**Prompt:** Write out the listing below word for word.

######

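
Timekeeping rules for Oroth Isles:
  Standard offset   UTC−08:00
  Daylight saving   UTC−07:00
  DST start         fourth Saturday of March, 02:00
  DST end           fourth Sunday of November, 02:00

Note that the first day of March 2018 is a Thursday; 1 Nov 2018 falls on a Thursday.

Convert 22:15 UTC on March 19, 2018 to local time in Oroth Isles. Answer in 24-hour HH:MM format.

1 March 2018 is a Thursday, so the first Saturday is March 3 and the fourth is March 24.
1 November 2018 is a Thursday, so the first Sunday is November 4 and the fourth is November 25.
At the standard offset (UTC−08:00), 22:15 UTC − 8h = 14:15 Oroth Isles standard time.
Daylight saving runs 24 March – 25 November; the standard-time date in Oroth Isles, March 19, 2018, is outside that window, so Oroth Isles is on standard time at UTC−08:00.
22:15 UTC − 8h = 14:15 local.

14:15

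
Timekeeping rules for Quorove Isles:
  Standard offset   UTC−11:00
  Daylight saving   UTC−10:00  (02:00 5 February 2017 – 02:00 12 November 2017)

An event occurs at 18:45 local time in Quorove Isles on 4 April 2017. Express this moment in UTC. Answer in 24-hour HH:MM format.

04:45

Daylight saving runs 5 February – 12 November; 4 April 2017 is inside that window, so Quorove Isles is at UTC−10:00.
18:45 local + 10h = 04:45 UTC (rolling into the next day, 5 April 2017).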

######

**Answer section:**
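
Timekeeping rules for Oroth Isles:
  Standard offset   UTC−08:00
  Daylight saving   UTC−07:00
  DST start         fourth Saturday of March, 02:00
  DST end           fourth Sunday of November, 02:00

Note that the first day of March 2018 is a Thursday; 1 Nov 2018 falls on a Thursday.

Convert 22:15 UTC on March 19, 2018 to local time in Oroth Isles. Answer in 24-hour HH:MM format.

1 March 2018 is a Thursday, so the first Saturday is March 3 and the fourth is March 24.
1 November 2018 is a Thursday, so the first Sunday is November 4 and the fourth is November 25.
At the standard offset (UTC−08:00), 22:15 UTC − 8h = 14:15 Oroth Isles standard time.
Daylight saving runs 24 March – 25 November; the standard-time date in Oroth Isles, March 19, 2018, is outside that window, so Oroth Isles is on standard time at UTC−08:00.
22:15 UTC − 8h = 14:15 local.

14:15

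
Timekeeping rules for Quorove Isles:
  Standard offset   UTC−11:00
  Daylight saving   UTC−10:00  (02:00 5 February 2017 – 02:00 12 November 2017)

An event occurs at 18:45 local time in Quorove Isles on 4 April 2017. Express this moment in UTC. Answer in 24-hour HH:MM format.

04:45

Daylight saving runs 5 February – 12 November; 4 April 2017 is inside that window, so Quorove Isles is at UTC−10:00.
18:45 local + 10h = 04:45 UTC (rolling into the next day, 5 April 2017).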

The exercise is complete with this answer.